* Problem to work on
Please print all of the records that follow with nothing altered.

* Entries supplied
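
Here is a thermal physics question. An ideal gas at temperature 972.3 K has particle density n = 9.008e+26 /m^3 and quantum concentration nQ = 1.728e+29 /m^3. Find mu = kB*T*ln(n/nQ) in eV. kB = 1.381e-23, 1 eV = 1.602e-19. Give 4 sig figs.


Step 1: n/nQ = 9.008e+26/1.728e+29 = 0.005213
Step 2: ln(n/nQ) = -5.257
Step 3: mu = kB*T*ln(n/nQ) = 1.343e-20*-5.257 = -7.058e-20 J
Step 4: Convert to eV: -7.058e-20/1.602e-19 = -0.4406 eV

-0.4406


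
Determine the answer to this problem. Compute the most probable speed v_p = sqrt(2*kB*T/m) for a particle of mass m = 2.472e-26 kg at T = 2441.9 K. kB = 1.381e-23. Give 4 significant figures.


Step 1: Numerator = 2*kB*T = 2*1.381e-23*2441.9 = 6.745e-20
Step 2: Ratio = 6.745e-20 / 2.472e-26 = 2.728e+06
Step 3: v_p = sqrt(2.728e+06) = 1652 m/s

1652


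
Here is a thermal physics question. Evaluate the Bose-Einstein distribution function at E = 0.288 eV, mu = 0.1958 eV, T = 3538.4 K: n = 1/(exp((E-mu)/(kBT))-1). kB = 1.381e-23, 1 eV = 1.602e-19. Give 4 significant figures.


Step 1: (E - mu) = 0.0922 eV
Step 2: x = (E-mu)*eV/(kB*T) = 0.0922*1.602e-19/(1.381e-23*3538.4) = 0.3023
Step 3: exp(x) = 1.353
Step 4: n = 1/(exp(x)-1) = 2.833

2.833


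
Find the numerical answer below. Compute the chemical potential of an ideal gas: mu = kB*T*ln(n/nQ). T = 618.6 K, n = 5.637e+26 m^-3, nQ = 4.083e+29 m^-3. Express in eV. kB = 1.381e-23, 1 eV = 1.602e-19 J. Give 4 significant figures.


Step 1: n/nQ = 5.637e+26/4.083e+29 = 0.001381
Step 2: ln(n/nQ) = -6.585
Step 3: mu = kB*T*ln(n/nQ) = 8.543e-21*-6.585 = -5.626e-20 J
Step 4: Convert to eV: -5.626e-20/1.602e-19 = -0.3512 eV

-0.3512


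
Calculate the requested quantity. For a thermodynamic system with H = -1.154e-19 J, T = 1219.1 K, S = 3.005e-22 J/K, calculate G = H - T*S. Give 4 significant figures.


Step 1: T*S = 1219.1 * 3.005e-22 = 3.663e-19 J
Step 2: G = H - T*S = -1.154e-19 - 3.663e-19
Step 3: G = -4.817e-19 J

-4.817e-19


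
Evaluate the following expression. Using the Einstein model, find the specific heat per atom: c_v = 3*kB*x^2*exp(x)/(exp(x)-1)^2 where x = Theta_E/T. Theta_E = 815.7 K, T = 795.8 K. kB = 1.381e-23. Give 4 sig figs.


Step 1: x = Theta_E/T = 815.7/795.8 = 1.025
Step 2: x^2 = 1.051
Step 3: exp(x) = 2.787
Step 4: c_v = 3*1.381e-23*1.051*2.787/(2.787-1)^2 = 3.799e-23

3.799e-23


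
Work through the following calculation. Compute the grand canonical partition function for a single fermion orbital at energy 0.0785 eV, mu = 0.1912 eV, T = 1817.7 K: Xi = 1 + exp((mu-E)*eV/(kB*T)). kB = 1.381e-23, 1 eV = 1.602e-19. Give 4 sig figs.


Step 1: (mu - E) = 0.1912 - 0.0785 = 0.1127 eV
Step 2: x = (mu-E)*eV/(kB*T) = 0.1127*1.602e-19/(1.381e-23*1817.7) = 0.7192
Step 3: exp(x) = 2.053
Step 4: Xi = 1 + 2.053 = 3.053

3.053


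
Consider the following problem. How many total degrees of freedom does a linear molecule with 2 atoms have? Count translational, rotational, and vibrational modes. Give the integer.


Step 1: Translational DOF = 3
Step 2: Rotational DOF (linear) = 2
Step 3: Vibrational DOF = 3*2 - 5 = 1
Step 4: Total = 3 + 2 + 1 = 6

6


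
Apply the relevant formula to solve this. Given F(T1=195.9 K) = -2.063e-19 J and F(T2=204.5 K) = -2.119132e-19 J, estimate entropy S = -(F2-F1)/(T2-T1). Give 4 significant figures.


Step 1: dF = F2 - F1 = -2.119132e-19 - (-2.063e-19) = -5.6132e-21 J
Step 2: dT = T2 - T1 = 204.5 - 195.9 = 8.6 K
Step 3: S = -dF/dT = -(-5.6132e-21)/8.6 = 6.527e-22 J/K

6.527e-22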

* Output
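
Here is a thermal physics question. An ideal gas at temperature 972.3 K has particle density n = 9.008e+26 /m^3 and quantum concentration nQ = 1.728e+29 /m^3. Find mu = kB*T*ln(n/nQ) in eV. kB = 1.381e-23, 1 eV = 1.602e-19. Give 4 sig figs.


Step 1: n/nQ = 9.008e+26/1.728e+29 = 0.005213
Step 2: ln(n/nQ) = -5.257
Step 3: mu = kB*T*ln(n/nQ) = 1.343e-20*-5.257 = -7.058e-20 J
Step 4: Convert to eV: -7.058e-20/1.602e-19 = -0.4406 eV

-0.4406


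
Determine the answer to this problem. Compute the most probable speed v_p = sqrt(2*kB*T/m) for a particle of mass m = 2.472e-26 kg at T = 2441.9 K. kB = 1.381e-23. Give 4 significant figures.


Step 1: Numerator = 2*kB*T = 2*1.381e-23*2441.9 = 6.745e-20
Step 2: Ratio = 6.745e-20 / 2.472e-26 = 2.728e+06
Step 3: v_p = sqrt(2.728e+06) = 1652 m/s

1652


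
Here is a thermal physics question. Evaluate the Bose-Einstein distribution function at E = 0.288 eV, mu = 0.1958 eV, T = 3538.4 K: n = 1/(exp((E-mu)/(kBT))-1). kB = 1.381e-23, 1 eV = 1.602e-19. Give 4 significant figures.


Step 1: (E - mu) = 0.0922 eV
Step 2: x = (E-mu)*eV/(kB*T) = 0.0922*1.602e-19/(1.381e-23*3538.4) = 0.3023
Step 3: exp(x) = 1.353
Step 4: n = 1/(exp(x)-1) = 2.833

2.833


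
Find the numerical answer below. Compute the chemical potential of an ideal gas: mu = kB*T*ln(n/nQ). T = 618.6 K, n = 5.637e+26 m^-3, nQ = 4.083e+29 m^-3. Express in eV. kB = 1.381e-23, 1 eV = 1.602e-19 J. Give 4 significant figures.


Step 1: n/nQ = 5.637e+26/4.083e+29 = 0.001381
Step 2: ln(n/nQ) = -6.585
Step 3: mu = kB*T*ln(n/nQ) = 8.543e-21*-6.585 = -5.626e-20 J
Step 4: Convert to eV: -5.626e-20/1.602e-19 = -0.3512 eV

-0.3512


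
Calculate the requested quantity. For a thermodynamic system with H = -1.154e-19 J, T = 1219.1 K, S = 3.005e-22 J/K, calculate G = H - T*S. Give 4 significant figures.


Step 1: T*S = 1219.1 * 3.005e-22 = 3.663e-19 J
Step 2: G = H - T*S = -1.154e-19 - 3.663e-19
Step 3: G = -4.817e-19 J

-4.817e-19


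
Evaluate the following expression. Using the Einstein model, find the specific heat per atom: c_v = 3*kB*x^2*exp(x)/(exp(x)-1)^2 where x = Theta_E/T. Theta_E = 815.7 K, T = 795.8 K. kB = 1.381e-23. Give 4 sig figs.


Step 1: x = Theta_E/T = 815.7/795.8 = 1.025
Step 2: x^2 = 1.051
Step 3: exp(x) = 2.787
Step 4: c_v = 3*1.381e-23*1.051*2.787/(2.787-1)^2 = 3.799e-23

3.799e-23


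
Work through the following calculation. Compute the grand canonical partition function for a single fermion orbital at energy 0.0785 eV, mu = 0.1912 eV, T = 1817.7 K: Xi = 1 + exp((mu-E)*eV/(kB*T)). kB = 1.381e-23, 1 eV = 1.602e-19. Give 4 sig figs.


Step 1: (mu - E) = 0.1912 - 0.0785 = 0.1127 eV
Step 2: x = (mu-E)*eV/(kB*T) = 0.1127*1.602e-19/(1.381e-23*1817.7) = 0.7192
Step 3: exp(x) = 2.053
Step 4: Xi = 1 + 2.053 = 3.053

3.053


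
Consider the following problem. How many total degrees of freedom does a linear molecule with 2 atoms have? Count translational, rotational, and vibrational modes. Give the integer.


Step 1: Translational DOF = 3
Step 2: Rotational DOF (linear) = 2
Step 3: Vibrational DOF = 3*2 - 5 = 1
Step 4: Total = 3 + 2 + 1 = 6

6


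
Apply the relevant formula to solve this. Given F(T1=195.9 K) = -2.063e-19 J and F(T2=204.5 K) = -2.119132e-19 J, estimate entropy S = -(F2-F1)/(T2-T1). Give 4 significant figures.


Step 1: dF = F2 - F1 = -2.119132e-19 - (-2.063e-19) = -5.6132e-21 J
Step 2: dT = T2 - T1 = 204.5 - 195.9 = 8.6 K
Step 3: S = -dF/dT = -(-5.6132e-21)/8.6 = 6.527e-22 J/K

6.527e-22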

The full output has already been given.